[[ RECORDS FOR THIS TASK open ]]

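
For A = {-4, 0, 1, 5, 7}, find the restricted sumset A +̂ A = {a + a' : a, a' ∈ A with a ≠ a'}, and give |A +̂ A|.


Restricted sumset: A +̂ A = {a + a' : a ∈ A, a' ∈ A, a ≠ a'}.
Equivalently, take A + A and drop any sum 2a that is achievable ONLY as a + a for a ∈ A (i.e. sums representable only with equal summands).
Enumerate pairs (a, a') with a < a' (symmetric, so each unordered pair gives one sum; this covers all a ≠ a'):
  -4 + 0 = -4
  -4 + 1 = -3
  -4 + 5 = 1
  -4 + 7 = 3
  0 + 1 = 1
  0 + 5 = 5
  0 + 7 = 7
  1 + 5 = 6
  1 + 7 = 8
  5 + 7 = 12
Collected distinct sums: {-4, -3, 1, 3, 5, 6, 7, 8, 12}
|A +̂ A| = 9
(Reference bound: |A +̂ A| ≥ 2|A| - 3 for |A| ≥ 2, with |A| = 5 giving ≥ 7.)

|A +̂ A| = 9


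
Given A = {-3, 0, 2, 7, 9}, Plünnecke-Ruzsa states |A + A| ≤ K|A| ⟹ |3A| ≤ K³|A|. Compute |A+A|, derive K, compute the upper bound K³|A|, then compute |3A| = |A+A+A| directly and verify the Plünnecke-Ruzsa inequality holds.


|A| = 5.
Step 1: Compute A + A by enumerating all 25 pairs.
A + A = {-6, -3, -1, 0, 2, 4, 6, 7, 9, 11, 14, 16, 18}, so |A + A| = 13.
Step 2: Doubling constant K = |A + A|/|A| = 13/5 = 13/5 ≈ 2.6000.
Step 3: Plünnecke-Ruzsa gives |3A| ≤ K³·|A| = (2.6000)³ · 5 ≈ 87.8800.
Step 4: Compute 3A = A + A + A directly by enumerating all triples (a,b,c) ∈ A³; |3A| = 25.
Step 5: Check 25 ≤ 87.8800? Yes ✓.

K = 13/5, Plünnecke-Ruzsa bound K³|A| ≈ 87.8800, |3A| = 25, inequality holds.


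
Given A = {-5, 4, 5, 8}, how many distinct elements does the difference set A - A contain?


A - A = {a - a' : a, a' ∈ A}; |A| = 4.
Bounds: 2|A|-1 ≤ |A - A| ≤ |A|² - |A| + 1, i.e. 7 ≤ |A - A| ≤ 13.
Note: 0 ∈ A - A always (from a - a). The set is symmetric: if d ∈ A - A then -d ∈ A - A.
Enumerate nonzero differences d = a - a' with a > a' (then include -d):
Positive differences: {1, 3, 4, 9, 10, 13}
Full difference set: {0} ∪ (positive diffs) ∪ (negative diffs).
|A - A| = 1 + 2·6 = 13 (matches direct enumeration: 13).

|A - A| = 13


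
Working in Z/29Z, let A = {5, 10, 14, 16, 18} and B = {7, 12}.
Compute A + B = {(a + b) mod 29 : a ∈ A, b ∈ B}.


Work in Z/29Z: reduce every sum a + b modulo 29.
Enumerate all 10 pairs:
a = 5: 5+7=12, 5+12=17
a = 10: 10+7=17, 10+12=22
a = 14: 14+7=21, 14+12=26
a = 16: 16+7=23, 16+12=28
a = 18: 18+7=25, 18+12=1
Distinct residues collected: {1, 12, 17, 21, 22, 23, 25, 26, 28}
|A + B| = 9 (out of 29 total residues).

A + B = {1, 12, 17, 21, 22, 23, 25, 26, 28}


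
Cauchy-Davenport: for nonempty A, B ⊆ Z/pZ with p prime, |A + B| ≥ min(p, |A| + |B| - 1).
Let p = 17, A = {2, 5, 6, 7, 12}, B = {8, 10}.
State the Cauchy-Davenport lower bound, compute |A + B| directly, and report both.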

[[ RECORDS FOR THIS TASK closed ]]

**WORK REQUEST**
Restate the entries. Match them exactly.

**SOLUTION TO THIS PROBLEM**
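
For A = {-4, 0, 1, 5, 7}, find the restricted sumset A +̂ A = {a + a' : a, a' ∈ A with a ≠ a'}, and give |A +̂ A|.


Restricted sumset: A +̂ A = {a + a' : a ∈ A, a' ∈ A, a ≠ a'}.
Equivalently, take A + A and drop any sum 2a that is achievable ONLY as a + a for a ∈ A (i.e. sums representable only with equal summands).
Enumerate pairs (a, a') with a < a' (symmetric, so each unordered pair gives one sum; this covers all a ≠ a'):
  -4 + 0 = -4
  -4 + 1 = -3
  -4 + 5 = 1
  -4 + 7 = 3
  0 + 1 = 1
  0 + 5 = 5
  0 + 7 = 7
  1 + 5 = 6
  1 + 7 = 8
  5 + 7 = 12
Collected distinct sums: {-4, -3, 1, 3, 5, 6, 7, 8, 12}
|A +̂ A| = 9
(Reference bound: |A +̂ A| ≥ 2|A| - 3 for |A| ≥ 2, with |A| = 5 giving ≥ 7.)

|A +̂ A| = 9


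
Given A = {-3, 0, 2, 7, 9}, Plünnecke-Ruzsa states |A + A| ≤ K|A| ⟹ |3A| ≤ K³|A|. Compute |A+A|, derive K, compute the upper bound K³|A|, then compute |3A| = |A+A+A| directly and verify the Plünnecke-Ruzsa inequality holds.


|A| = 5.
Step 1: Compute A + A by enumerating all 25 pairs.
A + A = {-6, -3, -1, 0, 2, 4, 6, 7, 9, 11, 14, 16, 18}, so |A + A| = 13.
Step 2: Doubling constant K = |A + A|/|A| = 13/5 = 13/5 ≈ 2.6000.
Step 3: Plünnecke-Ruzsa gives |3A| ≤ K³·|A| = (2.6000)³ · 5 ≈ 87.8800.
Step 4: Compute 3A = A + A + A directly by enumerating all triples (a,b,c) ∈ A³; |3A| = 25.
Step 5: Check 25 ≤ 87.8800? Yes ✓.

K = 13/5, Plünnecke-Ruzsa bound K³|A| ≈ 87.8800, |3A| = 25, inequality holds.


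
Given A = {-5, 4, 5, 8}, how many distinct elements does the difference set A - A contain?


A - A = {a - a' : a, a' ∈ A}; |A| = 4.
Bounds: 2|A|-1 ≤ |A - A| ≤ |A|² - |A| + 1, i.e. 7 ≤ |A - A| ≤ 13.
Note: 0 ∈ A - A always (from a - a). The set is symmetric: if d ∈ A - A then -d ∈ A - A.
Enumerate nonzero differences d = a - a' with a > a' (then include -d):
Positive differences: {1, 3, 4, 9, 10, 13}
Full difference set: {0} ∪ (positive diffs) ∪ (negative diffs).
|A - A| = 1 + 2·6 = 13 (matches direct enumeration: 13).

|A - A| = 13


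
Working in Z/29Z, let A = {5, 10, 14, 16, 18} and B = {7, 12}.
Compute A + B = {(a + b) mod 29 : a ∈ A, b ∈ B}.


Work in Z/29Z: reduce every sum a + b modulo 29.
Enumerate all 10 pairs:
a = 5: 5+7=12, 5+12=17
a = 10: 10+7=17, 10+12=22
a = 14: 14+7=21, 14+12=26
a = 16: 16+7=23, 16+12=28
a = 18: 18+7=25, 18+12=1
Distinct residues collected: {1, 12, 17, 21, 22, 23, 25, 26, 28}
|A + B| = 9 (out of 29 total residues).

A + B = {1, 12, 17, 21, 22, 23, 25, 26, 28}


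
Cauchy-Davenport: for nonempty A, B ⊆ Z/pZ with p prime, |A + B| ≥ min(p, |A| + |B| - 1).
Let p = 17, A = {2, 5, 6, 7, 12}, B = {8, 10}.
State the Cauchy-Davenport lower bound, compute |A + B| directly, and report both.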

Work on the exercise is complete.